DATA FOR THIS TASK section start

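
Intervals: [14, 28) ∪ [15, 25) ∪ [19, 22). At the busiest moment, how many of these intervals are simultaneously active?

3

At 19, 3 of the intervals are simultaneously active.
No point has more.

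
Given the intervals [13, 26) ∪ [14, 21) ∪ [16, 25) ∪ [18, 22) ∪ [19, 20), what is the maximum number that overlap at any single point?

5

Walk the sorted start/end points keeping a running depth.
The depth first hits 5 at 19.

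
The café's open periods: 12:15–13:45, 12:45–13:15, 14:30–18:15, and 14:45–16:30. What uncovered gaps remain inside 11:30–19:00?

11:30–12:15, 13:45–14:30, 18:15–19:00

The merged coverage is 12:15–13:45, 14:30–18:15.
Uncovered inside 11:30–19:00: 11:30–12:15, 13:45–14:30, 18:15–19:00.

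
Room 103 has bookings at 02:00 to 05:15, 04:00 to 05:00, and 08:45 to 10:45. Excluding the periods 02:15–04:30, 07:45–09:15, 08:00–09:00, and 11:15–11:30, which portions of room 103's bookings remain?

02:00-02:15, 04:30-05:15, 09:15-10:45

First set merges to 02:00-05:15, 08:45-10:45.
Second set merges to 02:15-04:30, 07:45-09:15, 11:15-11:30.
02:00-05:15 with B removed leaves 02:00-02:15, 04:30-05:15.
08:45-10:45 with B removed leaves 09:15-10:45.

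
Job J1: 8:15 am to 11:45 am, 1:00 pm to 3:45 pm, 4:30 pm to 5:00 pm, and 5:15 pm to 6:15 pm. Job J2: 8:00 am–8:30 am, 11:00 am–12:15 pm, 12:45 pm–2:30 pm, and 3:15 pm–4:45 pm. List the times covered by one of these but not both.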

DATA FOR THIS TASK section end
DATA FOR THIS TASK section start

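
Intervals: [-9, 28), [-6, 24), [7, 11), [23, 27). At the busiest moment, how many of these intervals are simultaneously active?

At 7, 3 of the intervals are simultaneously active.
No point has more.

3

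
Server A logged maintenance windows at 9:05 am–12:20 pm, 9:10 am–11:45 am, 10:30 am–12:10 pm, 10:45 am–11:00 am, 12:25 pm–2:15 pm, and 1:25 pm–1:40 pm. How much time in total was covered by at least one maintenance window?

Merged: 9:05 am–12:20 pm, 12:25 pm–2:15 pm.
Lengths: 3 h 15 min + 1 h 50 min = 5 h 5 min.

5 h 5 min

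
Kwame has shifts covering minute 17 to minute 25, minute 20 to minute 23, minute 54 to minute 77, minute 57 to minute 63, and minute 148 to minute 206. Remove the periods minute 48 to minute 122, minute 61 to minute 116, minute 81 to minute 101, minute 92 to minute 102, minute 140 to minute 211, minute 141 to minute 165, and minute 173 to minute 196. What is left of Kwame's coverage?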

DATA FOR THIS TASK section end

__EXERCISE BRIEF__
Of all the entries above, repeat only the lines from the line that has "Room 103 has" to the line that has "Job J1: 8:15", both lines included, exactly.

__ANSWER TO THE PROBLEM__
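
Room 103 has bookings at 02:00 to 05:15, 04:00 to 05:00, and 08:45 to 10:45. Excluding the periods 02:15–04:30, 07:45–09:15, 08:00–09:00, and 11:15–11:30, which portions of room 103's bookings remain?

02:00-02:15, 04:30-05:15, 09:15-10:45

First set merges to 02:00-05:15, 08:45-10:45.
Second set merges to 02:15-04:30, 07:45-09:15, 11:15-11:30.
02:00-05:15 with B removed leaves 02:00-02:15, 04:30-05:15.
08:45-10:45 with B removed leaves 09:15-10:45.

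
Job J1: 8:15 am to 11:45 am, 1:00 pm to 3:45 pm, 4:30 pm to 5:00 pm, and 5:15 pm to 6:15 pm. Job J2: 8:00 am–8:30 am, 11:00 am–12:15 pm, 12:45 pm–2:30 pm, and 3:15 pm–4:45 pm. List the times covered by one of these but not both.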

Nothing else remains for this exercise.